**Work to complete:**
Without omitting anything, copy the data exactly.

**Stored data:**
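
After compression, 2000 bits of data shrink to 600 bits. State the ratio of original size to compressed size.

Compression ratio = Original / Compressed
= 2000 / 600 = 3.33:1


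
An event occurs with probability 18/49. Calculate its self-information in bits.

Information content I(x) = -log₂(p(x))
I = -log₂(18/49) = -log₂(0.3673)
I = 1.4448 bits


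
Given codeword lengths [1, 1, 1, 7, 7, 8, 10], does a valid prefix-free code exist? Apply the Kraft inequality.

Kraft inequality: Σ 2^(-l_i) ≤ 1 for prefix-free code
Calculating: 2^(-1) + 2^(-1) + 2^(-1) + 2^(-7) + 2^(-7) + 2^(-8) + 2^(-10)
= 0.5 + 0.5 + 0.5 + 0.0078125 + 0.0078125 + 0.00390625 + 0.0009765625
= 1.5205
Since 1.5205 > 1, prefix-free code does not exist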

**Task answer:**
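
After compression, 2000 bits of data shrink to 600 bits. State the ratio of original size to compressed size.

Compression ratio = Original / Compressed
= 2000 / 600 = 3.33:1


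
An event occurs with probability 18/49. Calculate its self-information in bits.

Information content I(x) = -log₂(p(x))
I = -log₂(18/49) = -log₂(0.3673)
I = 1.4448 bits


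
Given codeword lengths [1, 1, 1, 7, 7, 8, 10], does a valid prefix-free code exist? Apply the Kraft inequality.

Kraft inequality: Σ 2^(-l_i) ≤ 1 for prefix-free code
Calculating: 2^(-1) + 2^(-1) + 2^(-1) + 2^(-7) + 2^(-7) + 2^(-8) + 2^(-10)
= 0.5 + 0.5 + 0.5 + 0.0078125 + 0.0078125 + 0.00390625 + 0.0009765625
= 1.5205
Since 1.5205 > 1, prefix-free code does not exist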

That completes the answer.